WORK ITEM:
Output the line that contains "An octahedral d⁷" and each line after it in the listing, exactly as they appear, through the very last line.

RECORDS FOR THIS EXERCISE:

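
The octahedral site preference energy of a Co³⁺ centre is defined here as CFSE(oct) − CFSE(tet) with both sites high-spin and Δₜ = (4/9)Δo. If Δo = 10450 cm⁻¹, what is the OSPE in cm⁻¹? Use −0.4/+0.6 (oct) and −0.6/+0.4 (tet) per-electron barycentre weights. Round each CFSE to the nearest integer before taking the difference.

Co³⁺: group 9, so d-count = 9 − 3 = 6.
Octahedral (high-spin): t₂g⁴ eg², CFSE = 4(−0.4) + 2(+0.6) = -0.4Δo = -0.4 × 10450 = -4180 cm⁻¹.
Tetrahedral e³ t₂³ gives -0.6Δₜ = -0.6 × (4/9) × 10450 = -2787 cm⁻¹.
OSPE = CFSE(oct) − CFSE(tet) = -4180 − (-2787) = -1393 cm⁻¹.

-1393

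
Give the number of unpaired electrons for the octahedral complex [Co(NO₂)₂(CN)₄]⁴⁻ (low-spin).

Ligand charges: 2×(-1) from NO₂⁻ and 4×(-1) from CN⁻ sum to -6; with overall charge -4, Co is +2.
Group 9 minus oxidation state +2 gives a d⁷ configuration for Co²⁺.
Configuration: t₂g⁶ eg¹, giving 1 unpaired electron.

1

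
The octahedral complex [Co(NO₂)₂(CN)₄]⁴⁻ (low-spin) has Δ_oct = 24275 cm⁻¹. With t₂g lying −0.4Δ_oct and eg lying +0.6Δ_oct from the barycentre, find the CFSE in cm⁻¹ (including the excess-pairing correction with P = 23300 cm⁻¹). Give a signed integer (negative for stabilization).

-20395

Ligand charges: 2×(-1) from NO₂⁻ and 4×(-1) from CN⁻ sum to -6; with overall charge -4, Co is +2.
Co²⁺: group 9, so d-count = 9 − 2 = 7.
Electron filling gives t₂g⁶ eg¹.
Orbital CFSE = 6(-0.4) + 1(0.6) = -1.8Δ_oct = -1.8 × 24275 = -43695 cm⁻¹.
Relative to high-spin t₂g⁵ eg² (2 paired), the low-spin configuration has 1 additional pair, contributing +1 × 23300 = +23300 cm⁻¹.
Net CFSE = -43695 + 23300 = -20395 cm⁻¹.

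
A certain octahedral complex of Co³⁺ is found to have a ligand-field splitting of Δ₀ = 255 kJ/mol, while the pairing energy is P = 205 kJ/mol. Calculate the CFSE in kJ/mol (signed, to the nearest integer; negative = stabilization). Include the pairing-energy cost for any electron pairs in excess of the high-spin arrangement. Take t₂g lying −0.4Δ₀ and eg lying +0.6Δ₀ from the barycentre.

Co sits in group 9; removing 3 electrons leaves Co³⁺ with 9 − 3 = 6 d electrons.
Since Δ₀ = 255 kJ/mol > P = 205 kJ/mol, the complex adopts the low-spin configuration.
Configuration: t₂g⁶ eg⁰.
Orbital CFSE = -2.4Δ₀ = -2.4 × 255 = -612 kJ/mol.
Excess pairs vs high-spin: 3 − 1 = 2; pairing cost = +410 kJ/mol.
Net CFSE = -612 + 410 = -202 kJ/mol.

-202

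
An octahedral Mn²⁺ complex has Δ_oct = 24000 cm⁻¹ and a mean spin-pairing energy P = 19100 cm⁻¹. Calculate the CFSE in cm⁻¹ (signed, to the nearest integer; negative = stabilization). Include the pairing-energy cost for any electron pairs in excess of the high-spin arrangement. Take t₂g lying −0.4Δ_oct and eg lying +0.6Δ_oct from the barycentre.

Mn²⁺: group 7, so d-count = 7 − 2 = 5.
Here Δ_oct > P (24000 > 19100), so the low-spin state is favoured.
Filling d⁵ accordingly: t₂g⁵ eg⁰.
Orbital CFSE = -2.0Δ_oct = -2.0 × 24000 = -48000 cm⁻¹.
Excess pairs vs high-spin: 2 − 0 = 2; pairing cost = +38200 cm⁻¹.
Net CFSE = -48000 + 38200 = -9800 cm⁻¹.

-9800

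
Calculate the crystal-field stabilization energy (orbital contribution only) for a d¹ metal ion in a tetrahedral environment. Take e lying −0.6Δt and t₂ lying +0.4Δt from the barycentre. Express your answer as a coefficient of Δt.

-0.6 Δt

With tetrahedral geometry the complex is necessarily high-spin.
Configuration: e¹ t₂⁰.
CFSE = 1(-0.6Δt) + 0(0.4Δt) = -0.6Δt + 0.0Δt = -0.6Δt.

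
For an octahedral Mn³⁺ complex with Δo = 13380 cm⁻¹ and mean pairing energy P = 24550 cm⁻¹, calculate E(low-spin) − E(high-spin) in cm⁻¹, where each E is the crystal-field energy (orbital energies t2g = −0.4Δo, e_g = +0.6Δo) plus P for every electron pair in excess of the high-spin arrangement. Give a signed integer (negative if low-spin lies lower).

Mn sits in group 7; removing 3 electrons leaves Mn³⁺ with 7 − 3 = 4 d electrons.
In the high-spin limit (t2g^3 e_g^1) the orbital term is -0.6Δo = -8028 cm⁻¹, with no excess pairing.
Low-spin t2g^4 e_g^0 gives -1.6Δo = -21408 cm⁻¹, but forming 1 extra pair costs 1P = 24550 cm⁻¹, so E(LS) = -21408 + 24550 = 3142 cm⁻¹.
Thus E(LS) − E(HS) = 11170 cm⁻¹.

11170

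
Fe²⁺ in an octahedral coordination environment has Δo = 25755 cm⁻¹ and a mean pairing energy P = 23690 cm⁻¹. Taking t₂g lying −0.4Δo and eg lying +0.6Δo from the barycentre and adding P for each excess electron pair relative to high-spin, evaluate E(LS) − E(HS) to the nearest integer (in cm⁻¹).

Fe²⁺: group 8, so d-count = 8 − 2 = 6.
High-spin: t₂g⁴ eg², CFSE = -0.4Δo = -10302 cm⁻¹.
Low-spin: t₂g⁶ eg⁰, orbital CFSE = -2.4Δo = -61812 cm⁻¹; plus 2 excess pairs × P = +47380 cm⁻¹; total -14432 cm⁻¹.
The difference is -14432 − (-10302) = -4130 cm⁻¹, so low-spin lies lower.

-4130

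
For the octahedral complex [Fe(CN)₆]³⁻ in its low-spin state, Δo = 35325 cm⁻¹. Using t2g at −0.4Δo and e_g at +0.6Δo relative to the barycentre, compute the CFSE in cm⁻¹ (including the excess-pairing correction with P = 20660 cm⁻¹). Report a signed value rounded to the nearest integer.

Each CN⁻ contributes -1; 6 × (-1) = -6. With overall charge -3, Fe is in the +3 oxidation state.
Group 8 minus oxidation state +3 gives a d⁵ configuration for Fe³⁺.
Configuration: t2g^5 e_g^0.
The orbital stabilization is -2.0Δo = -2.0 × 35325 = -70650 cm⁻¹.
High-spin d⁵ would be t2g^3 e_g^2 with 0 pairs; low-spin has 2, so 2 excess pairs cost +2P = +41320 cm⁻¹.
Overall CFSE = -70650 + 41320 = -29330 cm⁻¹.

-29330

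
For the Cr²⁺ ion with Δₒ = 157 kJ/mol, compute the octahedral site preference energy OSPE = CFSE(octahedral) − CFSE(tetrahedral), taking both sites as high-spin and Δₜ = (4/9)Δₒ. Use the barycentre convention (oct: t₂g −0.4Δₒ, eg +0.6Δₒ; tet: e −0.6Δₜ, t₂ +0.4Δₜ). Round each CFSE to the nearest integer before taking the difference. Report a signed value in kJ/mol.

-66

Cr²⁺: group 6, so d-count = 6 − 2 = 4.
Octahedral (high-spin): t₂g³ eg¹, CFSE = 3(−0.4) + 1(+0.6) = -0.6Δₒ = -0.6 × 157 = -94 kJ/mol.
Tetrahedral e² t₂² gives -0.4Δₜ = -0.4 × (4/9) × 157 = -28 kJ/mol.
OSPE = CFSE(oct) − CFSE(tet) = -94 − (-28) = -66 kJ/mol.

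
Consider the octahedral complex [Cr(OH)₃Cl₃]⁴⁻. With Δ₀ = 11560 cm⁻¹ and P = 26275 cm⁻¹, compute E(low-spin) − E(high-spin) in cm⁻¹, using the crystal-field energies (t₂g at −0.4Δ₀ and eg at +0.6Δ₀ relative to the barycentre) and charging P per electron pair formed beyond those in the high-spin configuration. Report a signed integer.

Ligand charges: 3×(-1) from OH⁻ and 3×(-1) from Cl⁻ sum to -6; with overall charge -4, Cr is +2.
Cr sits in group 6; removing 2 electrons leaves Cr²⁺ with 6 − 2 = 4 d electrons.
High-spin d⁴ fills as t₂g³ eg¹ with CFSE 3(−0.4) + 1(+0.6) = -0.6Δ₀ = -6936 cm⁻¹.
Low-spin t₂g⁴ eg⁰ gives -1.6Δ₀ = -18496 cm⁻¹, but forming 1 extra pair costs 1P = 26275 cm⁻¹, so E(LS) = -18496 + 26275 = 7779 cm⁻¹.
E(LS) − E(HS) = 7779 − (-6936) = 14715 cm⁻¹.

14715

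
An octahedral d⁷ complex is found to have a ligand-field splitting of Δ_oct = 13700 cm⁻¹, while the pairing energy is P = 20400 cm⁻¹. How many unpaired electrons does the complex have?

3

Δ_oct < P, so pairing is avoided: the ground state is high-spin.
That gives t₂g⁵ eg².
Unpaired electrons: 3.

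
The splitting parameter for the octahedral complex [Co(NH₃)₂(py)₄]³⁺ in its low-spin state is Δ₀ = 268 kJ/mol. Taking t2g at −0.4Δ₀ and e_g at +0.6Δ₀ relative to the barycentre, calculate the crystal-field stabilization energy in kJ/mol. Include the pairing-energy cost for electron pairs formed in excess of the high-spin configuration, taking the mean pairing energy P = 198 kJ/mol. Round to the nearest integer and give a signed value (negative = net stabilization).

-247

Ligand charges: 2×(+0) from NH₃ and 4×(+0) from py sum to +0; with overall charge +3, Co is +3.
Co³⁺: group 9, so d-count = 9 − 3 = 6.
The d⁶ electrons fill as t2g^6 e_g^0.
The orbital stabilization is -2.4Δ₀ = -2.4 × 268 = -643 kJ/mol.
Pairing penalty: 3 pairs vs 1 in the high-spin reference → 2 extra × P = 396 kJ/mol.
Overall CFSE = -643 + 396 = -247 kJ/mol.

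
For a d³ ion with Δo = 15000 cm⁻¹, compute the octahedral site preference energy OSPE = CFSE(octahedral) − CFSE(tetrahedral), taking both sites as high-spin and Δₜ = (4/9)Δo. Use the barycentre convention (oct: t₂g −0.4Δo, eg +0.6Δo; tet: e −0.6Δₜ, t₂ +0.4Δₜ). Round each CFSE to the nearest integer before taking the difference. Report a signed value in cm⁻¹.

Octahedral (high-spin): t2g^3 e_g^0, CFSE = 3(−0.4) + 0(+0.6) = -1.2Δo = -1.2 × 15000 = -18000 cm⁻¹.
Tetrahedral: e^2 t2^1, CFSE = 2(−0.6) + 1(+0.4) = -0.8Δₜ = -0.8 × (4/9) × 15000 = -5333 cm⁻¹.
OSPE = -18000 − (-5333) = -12667 cm⁻¹.

-12667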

SOLUTION:
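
An octahedral d⁷ complex is found to have a ligand-field splitting of Δ_oct = 13700 cm⁻¹, while the pairing energy is P = 20400 cm⁻¹. How many unpaired electrons does the complex have?

3

Δ_oct < P, so pairing is avoided: the ground state is high-spin.
That gives t₂g⁵ eg².
Unpaired electrons: 3.

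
The splitting parameter for the octahedral complex [Co(NH₃)₂(py)₄]³⁺ in its low-spin state is Δ₀ = 268 kJ/mol. Taking t2g at −0.4Δ₀ and e_g at +0.6Δ₀ relative to the barycentre, calculate the crystal-field stabilization energy in kJ/mol. Include the pairing-energy cost for electron pairs formed in excess of the high-spin configuration, taking the mean pairing energy P = 198 kJ/mol. Round to the nearest integer and give a signed value (negative = net stabilization).

-247

Ligand charges: 2×(+0) from NH₃ and 4×(+0) from py sum to +0; with overall charge +3, Co is +3.
Co³⁺: group 9, so d-count = 9 − 3 = 6.
The d⁶ electrons fill as t2g^6 e_g^0.
The orbital stabilization is -2.4Δ₀ = -2.4 × 268 = -643 kJ/mol.
Pairing penalty: 3 pairs vs 1 in the high-spin reference → 2 extra × P = 396 kJ/mol.
Overall CFSE = -643 + 396 = -247 kJ/mol.

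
For a d³ ion with Δo = 15000 cm⁻¹, compute the octahedral site preference energy OSPE = CFSE(octahedral) − CFSE(tetrahedral), taking both sites as high-spin and Δₜ = (4/9)Δo. Use the barycentre convention (oct: t₂g −0.4Δo, eg +0.6Δo; tet: e −0.6Δₜ, t₂ +0.4Δₜ). Round each CFSE to the nearest integer before taking the difference. Report a signed value in cm⁻¹.

Octahedral (high-spin): t2g^3 e_g^0, CFSE = 3(−0.4) + 0(+0.6) = -1.2Δo = -1.2 × 15000 = -18000 cm⁻¹.
Tetrahedral: e^2 t2^1, CFSE = 2(−0.6) + 1(+0.4) = -0.8Δₜ = -0.8 × (4/9) × 15000 = -5333 cm⁻¹.
OSPE = -18000 − (-5333) = -12667 cm⁻¹.

-12667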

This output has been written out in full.